*Task requirements:* Copy out each line below that has the word "listens" in it.

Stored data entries
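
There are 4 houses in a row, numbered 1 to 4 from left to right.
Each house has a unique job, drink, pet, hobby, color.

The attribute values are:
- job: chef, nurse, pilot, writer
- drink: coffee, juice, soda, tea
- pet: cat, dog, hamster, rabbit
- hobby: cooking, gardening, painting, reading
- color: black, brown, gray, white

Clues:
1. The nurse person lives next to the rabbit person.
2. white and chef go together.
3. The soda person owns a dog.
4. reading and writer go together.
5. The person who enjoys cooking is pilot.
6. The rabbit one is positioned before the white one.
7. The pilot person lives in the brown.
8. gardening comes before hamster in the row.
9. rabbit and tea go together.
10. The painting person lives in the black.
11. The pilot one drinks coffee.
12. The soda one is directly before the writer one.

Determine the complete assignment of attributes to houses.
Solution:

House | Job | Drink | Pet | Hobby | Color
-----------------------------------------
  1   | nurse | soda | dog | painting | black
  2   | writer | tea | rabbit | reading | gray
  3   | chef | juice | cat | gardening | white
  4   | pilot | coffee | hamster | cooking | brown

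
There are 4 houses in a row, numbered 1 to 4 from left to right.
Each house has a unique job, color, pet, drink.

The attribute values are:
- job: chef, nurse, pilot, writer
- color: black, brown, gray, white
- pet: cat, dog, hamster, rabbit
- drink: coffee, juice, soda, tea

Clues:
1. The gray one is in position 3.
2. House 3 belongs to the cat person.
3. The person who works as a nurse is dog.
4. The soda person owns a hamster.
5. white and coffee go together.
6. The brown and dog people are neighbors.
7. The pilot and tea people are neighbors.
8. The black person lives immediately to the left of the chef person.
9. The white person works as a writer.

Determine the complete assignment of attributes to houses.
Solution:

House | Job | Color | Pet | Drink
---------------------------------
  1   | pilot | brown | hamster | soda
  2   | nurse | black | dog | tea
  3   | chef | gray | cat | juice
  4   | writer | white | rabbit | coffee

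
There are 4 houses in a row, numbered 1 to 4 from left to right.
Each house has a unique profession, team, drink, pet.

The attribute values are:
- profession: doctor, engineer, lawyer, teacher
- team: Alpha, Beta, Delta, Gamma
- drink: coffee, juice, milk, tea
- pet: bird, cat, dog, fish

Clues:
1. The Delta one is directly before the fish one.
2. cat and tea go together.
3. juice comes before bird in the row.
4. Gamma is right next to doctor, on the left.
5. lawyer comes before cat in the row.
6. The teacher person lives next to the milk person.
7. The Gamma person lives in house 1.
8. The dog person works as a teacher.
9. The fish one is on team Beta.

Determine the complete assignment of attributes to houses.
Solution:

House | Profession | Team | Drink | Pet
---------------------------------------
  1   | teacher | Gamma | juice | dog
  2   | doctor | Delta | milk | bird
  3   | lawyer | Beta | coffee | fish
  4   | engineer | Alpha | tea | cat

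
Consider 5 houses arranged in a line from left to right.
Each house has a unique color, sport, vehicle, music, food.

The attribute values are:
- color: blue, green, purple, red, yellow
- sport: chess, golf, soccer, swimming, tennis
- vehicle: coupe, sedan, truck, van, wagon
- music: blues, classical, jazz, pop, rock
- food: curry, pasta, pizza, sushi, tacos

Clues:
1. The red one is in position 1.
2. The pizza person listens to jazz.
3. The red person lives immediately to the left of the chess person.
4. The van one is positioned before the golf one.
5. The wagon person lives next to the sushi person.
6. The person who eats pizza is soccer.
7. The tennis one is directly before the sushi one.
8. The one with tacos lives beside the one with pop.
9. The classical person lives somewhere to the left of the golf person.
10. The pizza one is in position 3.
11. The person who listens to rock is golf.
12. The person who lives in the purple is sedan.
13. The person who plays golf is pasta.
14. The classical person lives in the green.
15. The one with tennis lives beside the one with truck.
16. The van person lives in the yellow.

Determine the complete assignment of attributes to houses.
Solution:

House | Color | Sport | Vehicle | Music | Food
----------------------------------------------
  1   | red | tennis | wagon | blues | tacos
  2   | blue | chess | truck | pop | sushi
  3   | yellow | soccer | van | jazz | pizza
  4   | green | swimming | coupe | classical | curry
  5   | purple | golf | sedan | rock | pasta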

*Expected output:*
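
2. The pizza person listens to jazz.
11. The person who listens to rock is golf.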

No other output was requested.